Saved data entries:
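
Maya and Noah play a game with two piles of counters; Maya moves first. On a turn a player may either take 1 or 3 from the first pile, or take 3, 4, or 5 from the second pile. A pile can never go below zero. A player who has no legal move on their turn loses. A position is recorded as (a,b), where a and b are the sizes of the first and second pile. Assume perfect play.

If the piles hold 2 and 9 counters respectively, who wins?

Noah wins.

Use the standard recursion: the mover loses at a terminal position; elsewhere, the mover wins exactly when some move hands the opponent an L position.
No move ever increases a pile, so every position that can arise here has a ≤ 2 and b ≤ 9; it is enough to label the cells with 0 ≤ a ≤ 2 and 0 ≤ b ≤ 9.
Every move lowers a or b (never raises either), so fill the grid row by row in increasing a, and left to right within a row: each cell's successors are then already labelled.
      b=0  b=1  b=2  b=3  b=4  b=5  b=6  b=7  b=8  b=9
a=0:    L    L    L    W    W    W    W    W    L    L
a=1:    W    W    W    L    L    L    W    W    W    W
a=2:    L    L    L    W    W    W    W    W    L    L
Cells with no legal move (terminal, hence L): (0,0), (0,1), (0,2).
The remaining L cells, each justified by listing all of its moves:
(0,8): only reaches (0,5)(W), (0,4)(W), (0,3)(W), all W → L
(0,9): only reaches (0,6)(W), (0,5)(W), (0,4)(W), all W → L
(1,3): only reaches (0,3)(W), (1,0)(W), all W → L
(1,4): only reaches (0,4)(W), (1,1)(W), (1,0)(W), all W → L
(1,5): only reaches (0,5)(W), (1,2)(W), (1,1)(W), (1,0)(W), all W → L
(2,0): only reaches (1,0)(W), which is W → L
(2,1): only reaches (1,1)(W), which is W → L
(2,2): only reaches (1,2)(W), which is W → L
(2,8): only reaches (1,8)(W), (2,5)(W), (2,4)(W), (2,3)(W), all W → L
(2,9): only reaches (1,9)(W), (2,6)(W), (2,5)(W), (2,4)(W), all W → L
Every other cell has at least one move into one of the L cells above, so it is W.
The starting position (2,9) is L: whatever Maya does, the opponent receives a W position.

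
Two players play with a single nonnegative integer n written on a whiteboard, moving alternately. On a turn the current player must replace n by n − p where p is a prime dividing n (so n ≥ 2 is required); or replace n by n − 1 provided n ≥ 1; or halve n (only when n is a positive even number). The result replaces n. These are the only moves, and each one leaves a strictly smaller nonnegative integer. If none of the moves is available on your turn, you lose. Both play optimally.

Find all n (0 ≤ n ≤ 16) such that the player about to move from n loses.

Work bottom-up. With no move the player to move loses. Otherwise the position is W if at least one move leads to an L position for the opponent, and L if every move leads to a W.
n=0: no move → L
n=1: →0(L), so W
n=2: →0(L), so W
n=3: →0(L), so W
n=4: →2(W), 3(W) — all W, so L
n=5: →0(L), so W
n=6: →4(L), so W
n=7: →0(L), so W
n=8: →4(L), so W
n=9: →6(W), 8(W) — all W, so L
n=10: →9(L), so W
n=11: →0(L), so W
n=12: →9(L), so W
n=13: →0(L), so W
n=14: →7(W), 12(W), 13(W) — all W, so L
n=15: →14(L), so W
n=16: →14(L), so W
Reading off the rows marked L gives the requested list; there are 4 such values of n.

0, 4, 9, 14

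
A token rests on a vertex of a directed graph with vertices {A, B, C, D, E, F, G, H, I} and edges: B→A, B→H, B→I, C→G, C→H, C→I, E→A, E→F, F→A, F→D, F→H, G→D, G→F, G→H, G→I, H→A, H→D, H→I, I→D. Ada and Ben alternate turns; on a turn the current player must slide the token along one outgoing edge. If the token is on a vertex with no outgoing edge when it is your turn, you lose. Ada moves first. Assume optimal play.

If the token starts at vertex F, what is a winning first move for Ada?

Positions with no move are L. A position that does have a move is losing for the player to move precisely when every available move leads to a winning position for the opponent. Fill in the labels:
Every edge goes from a vertex to one that appears earlier in the order A, D, I, H, B, F, G, E, C, so processing vertices in that order labels each vertex after all of its successors.
A: no outgoing edge → L
D: no outgoing edge → L
I: →D(L), so W
H: →D(L), so W
B: →A(L), so W
F: →D(L), so W
G: →D(L), so W
E: →A(L), so W
C: →G(W), H(W), I(W) — all W, so L
From F, the L positions reachable in one move are: D, A. Any move reaching one of these is winning.

Move to D.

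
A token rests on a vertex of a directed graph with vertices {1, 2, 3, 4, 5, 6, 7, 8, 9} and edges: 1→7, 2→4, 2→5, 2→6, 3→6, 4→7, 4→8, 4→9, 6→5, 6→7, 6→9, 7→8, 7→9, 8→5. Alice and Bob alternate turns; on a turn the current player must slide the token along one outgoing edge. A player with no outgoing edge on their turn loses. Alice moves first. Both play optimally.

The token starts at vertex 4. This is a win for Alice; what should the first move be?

Move to 9.

Build the W/L table. Terminal = L. A non-terminal position is W if it has a move to some L; otherwise it is L.
Every edge goes from a vertex to one that appears earlier in the order 5, 9, 8, 7, 6, 4, 2, 3, 1, so processing vertices in that order labels each vertex after all of its successors.
5: no outgoing edge → L
9: no outgoing edge → L
8: W (go to 5, an L position)
7: W (go to 9, an L position)
6: W (go to 9, an L position)
4: W (go to 9, an L position)
2: W (go to 5, an L position)
3: L (sole option 6(W) is W)
1: L (sole option 7(W) is W)
From 4, the L positions reachable in one move are: 9.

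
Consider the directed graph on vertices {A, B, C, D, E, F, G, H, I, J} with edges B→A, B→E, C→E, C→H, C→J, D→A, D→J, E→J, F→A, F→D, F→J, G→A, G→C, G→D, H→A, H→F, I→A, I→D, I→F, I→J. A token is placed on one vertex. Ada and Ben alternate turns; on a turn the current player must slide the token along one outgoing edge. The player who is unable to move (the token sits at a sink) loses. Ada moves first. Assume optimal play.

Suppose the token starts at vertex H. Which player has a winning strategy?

Compute win/loss labels from the base case upward. A position with no move is L. Any other position is W if it can reach an L in one move, else L.
Every edge goes from a vertex to one that appears earlier in the order J, A, D, F, I, E, H, C, G, B, so processing vertices in that order labels each vertex after all of its successors.
J: no outgoing edge → L
A: no outgoing edge → L
D: →A(L), so W
F: →A(L), so W
I: →A(L), so W
E: →J(L), so W
H: →A(L), so W
C: →J(L), so W
G: →A(L), so W
B: →A(L), so W
The starting position H is W: Ada should move to A, handing over an L position.

Ada wins.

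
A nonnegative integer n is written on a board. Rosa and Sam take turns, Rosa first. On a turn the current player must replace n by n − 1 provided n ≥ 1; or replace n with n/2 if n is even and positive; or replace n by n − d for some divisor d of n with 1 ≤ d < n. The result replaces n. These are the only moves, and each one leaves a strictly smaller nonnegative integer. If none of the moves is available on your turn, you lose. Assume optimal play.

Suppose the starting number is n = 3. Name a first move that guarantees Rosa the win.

Work bottom-up. With no move the player to move loses. Otherwise the position is W if at least one move leads to an L position for the opponent, and L if every move leads to a W.
n=0: no move → L
n=1: reaches L-position 0 → W
n=2: only reaches 1(W), which is W → L
n=3: reaches L-position 2 → W
From 3, the L positions reachable in one move are: 2.

Move to 2.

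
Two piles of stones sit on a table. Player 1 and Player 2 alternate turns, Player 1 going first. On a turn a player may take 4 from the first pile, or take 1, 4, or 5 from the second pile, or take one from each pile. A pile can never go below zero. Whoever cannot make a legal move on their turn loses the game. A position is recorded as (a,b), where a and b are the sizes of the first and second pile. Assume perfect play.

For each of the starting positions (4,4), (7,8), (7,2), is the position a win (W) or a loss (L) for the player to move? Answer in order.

Classify positions by backward induction: terminal positions (no move available) are L. From any other position, the mover wins iff some move reaches an L.
No move ever increases a pile, so every position that can arise here has a ≤ 7 and b ≤ 8; it is enough to label the cells with 0 ≤ a ≤ 7 and 0 ≤ b ≤ 8.
Every move lowers a or b (never raises either), so fill the grid row by row in increasing a, and left to right within a row: each cell's successors are then already labelled.
      b=0  b=1  b=2  b=3  b=4  b=5  b=6  b=7  b=8
a=0:    L    W    L    W    W    W    W    W    L
a=1:    L    W    L    W    W    W    W    W    L
a=2:    L    W    L    W    W    W    W    W    L
a=3:    L    W    L    W    W    W    W    W    L
a=4:    W    W    W    W    L    W    L    W    W
a=5:    W    L    W    L    W    W    W    W    W
a=6:    W    L    W    L    W    W    W    W    W
a=7:    W    L    W    L    W    W    W    W    W
Cells with no legal move (terminal, hence L): (0,0), (1,0), (2,0), (3,0).
The remaining L cells, each justified by listing all of its moves:
(0,2): the only move is to (0,1)(W), a W ⇒ L
(0,8): moves to (0,7)(W), (0,4)(W), (0,3)(W); every one is W ⇒ L
(1,2): moves to (1,1)(W), (0,1)(W); every one is W ⇒ L
(1,8): moves to (1,7)(W), (1,4)(W), (1,3)(W), (0,7)(W); every one is W ⇒ L
(2,2): moves to (2,1)(W), (1,1)(W); every one is W ⇒ L
(2,8): moves to (2,7)(W), (2,4)(W), (2,3)(W), (1,7)(W); every one is W ⇒ L
(3,2): moves to (3,1)(W), (2,1)(W); every one is W ⇒ L
(3,8): moves to (3,7)(W), (3,4)(W), (3,3)(W), (2,7)(W); every one is W ⇒ L
(4,4): moves to (0,4)(W), (4,3)(W), (4,0)(W), (3,3)(W); every one is W ⇒ L
(4,6): moves to (0,6)(W), (4,5)(W), (4,2)(W), (4,1)(W), (3,5)(W); every one is W ⇒ L
(5,1): moves to (1,1)(W), (5,0)(W), (4,0)(W); every one is W ⇒ L
(5,3): moves to (1,3)(W), (5,2)(W), (4,2)(W); every one is W ⇒ L
(6,1): moves to (2,1)(W), (6,0)(W), (5,0)(W); every one is W ⇒ L
(6,3): moves to (2,3)(W), (6,2)(W), (5,2)(W); every one is W ⇒ L
(7,1): moves to (3,1)(W), (7,0)(W), (6,0)(W); every one is W ⇒ L
(7,3): moves to (3,3)(W), (7,2)(W), (6,2)(W); every one is W ⇒ L
Every other cell has at least one move into one of the L cells above, so it is W.
(4,4): one of the L cells justified above, so L
(7,8): the move to (3,8) reaches an L cell, so W
(7,2): the move to (3,2) reaches an L cell, so W

(4,4): L, (7,8): W, (7,2): W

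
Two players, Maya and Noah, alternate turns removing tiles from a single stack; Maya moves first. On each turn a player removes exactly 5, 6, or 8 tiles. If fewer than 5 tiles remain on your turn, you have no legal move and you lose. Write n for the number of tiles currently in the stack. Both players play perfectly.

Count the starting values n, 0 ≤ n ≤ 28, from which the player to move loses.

13

Use the standard recursion: the mover loses at a terminal position; elsewhere, the mover wins exactly when some move hands the opponent an L position.
n=0: no move → L
n=1: no move → L
n=2: no move → L
n=3: no move → L
n=4: no move → L
n=5: can move to 0, which is L ⇒ W
n=6: can move to 1, which is L ⇒ W
n=7: can move to 2, which is L ⇒ W
n=8: can move to 3, which is L ⇒ W
n=9: can move to 4, which is L ⇒ W
n=10: can move to 4, which is L ⇒ W
n=11: can move to 3, which is L ⇒ W
n=12: can move to 4, which is L ⇒ W
n=13: moves to 8(W), 7(W), 5(W); every one is W ⇒ L
n=14: moves to 9(W), 8(W), 6(W); every one is W ⇒ L
n=15: moves to 10(W), 9(W), 7(W); every one is W ⇒ L
n=16: moves to 11(W), 10(W), 8(W); every one is W ⇒ L
n=17: moves to 12(W), 11(W), 9(W); every one is W ⇒ L
n=18: can move to 13, which is L ⇒ W
n=19: can move to 14, which is L ⇒ W
n=20: can move to 15, which is L ⇒ W
n=21: can move to 16, which is L ⇒ W
n=22: can move to 17, which is L ⇒ W
n=23: can move to 17, which is L ⇒ W
n=24: can move to 16, which is L ⇒ W
n=25: can move to 17, which is L ⇒ W
n=26: moves to 21(W), 20(W), 18(W); every one is W ⇒ L
n=27: moves to 22(W), 21(W), 19(W); every one is W ⇒ L
n=28: moves to 23(W), 22(W), 20(W); every one is W ⇒ L
L entries with 0 ≤ n ≤ 28: n = 0, 1, 2, 3, 4, 13, 14, 15, 16, 17, 26, 27, 28; that makes 13.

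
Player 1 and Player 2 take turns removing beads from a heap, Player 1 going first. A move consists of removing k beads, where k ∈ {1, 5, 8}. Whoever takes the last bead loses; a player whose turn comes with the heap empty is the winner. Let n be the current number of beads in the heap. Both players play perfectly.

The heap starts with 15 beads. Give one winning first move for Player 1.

Remove 1, leaving 14.

Use the standard recursion: the mover wins at a terminal position; elsewhere, the mover wins exactly when some move hands the opponent an L position.
n=0: no move; the opponent has just taken the last bead and therefore loses → W
n=1: the only move is to 0(W), a W ⇒ L
n=2: can move to 1, which is L ⇒ W
n=3: the only move is to 2(W), a W ⇒ L
n=4: can move to 3, which is L ⇒ W
n=5: moves to 4(W), 0(W); every one is W ⇒ L
n=6: can move to 5, which is L ⇒ W
n=7: moves to 6(W), 2(W); every one is W ⇒ L
n=8: can move to 7, which is L ⇒ W
n=9: can move to 1, which is L ⇒ W
n=10: can move to 5, which is L ⇒ W
n=11: can move to 3, which is L ⇒ W
n=12: can move to 7, which is L ⇒ W
n=13: can move to 5, which is L ⇒ W
n=14: moves to 13(W), 9(W), 6(W); every one is W ⇒ L
n=15: can move to 14, which is L ⇒ W
From 15, the L positions reachable in one move are: 14, 7. Any move reaching one of these is winning.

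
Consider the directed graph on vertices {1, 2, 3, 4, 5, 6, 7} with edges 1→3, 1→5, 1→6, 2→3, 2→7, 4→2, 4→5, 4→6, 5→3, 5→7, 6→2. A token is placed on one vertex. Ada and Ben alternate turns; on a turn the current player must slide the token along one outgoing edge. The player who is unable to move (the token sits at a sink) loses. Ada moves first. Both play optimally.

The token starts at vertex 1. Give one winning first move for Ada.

Classify positions by backward induction: terminal positions (no move available) are L. From any other position, the mover wins iff some move reaches an L.
Every edge goes from a vertex to one that appears earlier in the order 3, 7, 2, 6, 5, 1, 4, so processing vertices in that order labels each vertex after all of its successors.
3: no outgoing edge → L
7: no outgoing edge → L
2: can move to 7, which is L ⇒ W
6: the only move is to 2(W), a W ⇒ L
5: can move to 7, which is L ⇒ W
1: can move to 6, which is L ⇒ W
4: can move to 6, which is L ⇒ W
From 1, the L positions reachable in one move are: 6, 3. Any move reaching one of these is winning.

Move to 6.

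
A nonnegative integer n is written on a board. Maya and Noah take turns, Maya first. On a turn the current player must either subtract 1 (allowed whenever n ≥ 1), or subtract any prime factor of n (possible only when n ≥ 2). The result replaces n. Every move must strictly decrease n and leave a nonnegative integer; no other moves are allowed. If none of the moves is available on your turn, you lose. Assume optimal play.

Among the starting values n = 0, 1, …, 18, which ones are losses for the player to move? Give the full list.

0, 4, 8, 12, 16

Use the standard recursion: the mover loses at a terminal position; elsewhere, the mover wins exactly when some move hands the opponent an L position.
n=0: no move → L
n=1: →0(L), so W
n=2: →0(L), so W
n=3: →0(L), so W
n=4: →2(W), 3(W) — all W, so L
n=5: →0(L), so W
n=6: →4(L), so W
n=7: →0(L), so W
n=8: →6(W), 7(W) — all W, so L
n=9: →8(L), so W
n=10: →8(L), so W
n=11: →0(L), so W
n=12: →9(W), 10(W), 11(W) — all W, so L
n=13: →0(L), so W
n=14: →12(L), so W
n=15: →12(L), so W
n=16: →14(W), 15(W) — all W, so L
n=17: →0(L), so W
n=18: →16(L), so W
Reading off the rows marked L gives the requested list; there are 5 such values of n.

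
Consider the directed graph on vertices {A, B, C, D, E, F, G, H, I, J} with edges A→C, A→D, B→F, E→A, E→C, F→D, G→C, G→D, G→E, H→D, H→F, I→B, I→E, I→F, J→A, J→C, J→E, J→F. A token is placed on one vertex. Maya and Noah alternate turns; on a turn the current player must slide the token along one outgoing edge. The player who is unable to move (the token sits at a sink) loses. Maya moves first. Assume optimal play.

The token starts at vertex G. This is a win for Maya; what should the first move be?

Work bottom-up. With no move the player to move loses. Otherwise the position is W if at least one move leads to an L position for the opponent, and L if every move leads to a W.
Every edge goes from a vertex to one that appears earlier in the order C, D, A, E, F, B, J, I, G, H, so processing vertices in that order labels each vertex after all of its successors.
C: no outgoing edge → L
D: no outgoing edge → L
A: reaches L-position D → W
E: reaches L-position C → W
F: reaches L-position D → W
B: only reaches F(W), which is W → L
J: reaches L-position C → W
I: reaches L-position B → W
G: reaches L-position D → W
H: reaches L-position D → W
From G, the L positions reachable in one move are: D, C. Any move reaching one of these is winning.

Move to D.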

-- Task to carry out --
The answer must be every line of the records that contains the word "strictly".

-- Exercise response --
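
Two players play with a single nonnegative integer n written on a whiteboard, moving alternately. On a turn the current player must replace n by n − p where p is a prime dividing n (so n ≥ 2 is required); or replace n by n − 1 provided n ≥ 1; or halve n (only when n is a positive even number). The result replaces n. These are the only moves, and each one leaves a strictly smaller nonnegative integer. If none of the moves is available on your turn, you lose. Both play optimally.
A nonnegative integer n is written on a board. Rosa and Sam take turns, Rosa first. On a turn the current player must replace n by n − 1 provided n ≥ 1; or replace n with n/2 if n is even and positive; or replace n by n − d for some divisor d of n with 1 ≤ d < n. The result replaces n. These are the only moves, and each one leaves a strictly smaller nonnegative integer. If none of the moves is available on your turn, you lose. Assume optimal play.
A nonnegative integer n is written on a board. Maya and Noah take turns, Maya first. On a turn the current player must either subtract 1 (allowed whenever n ≥ 1), or subtract any prime factor of n (possible only when n ≥ 2). The result replaces n. Every move must strictly decrease n and leave a nonnegative integer; no other moves are allowed. If none of the moves is available on your turn, you lose. Assume optimal play.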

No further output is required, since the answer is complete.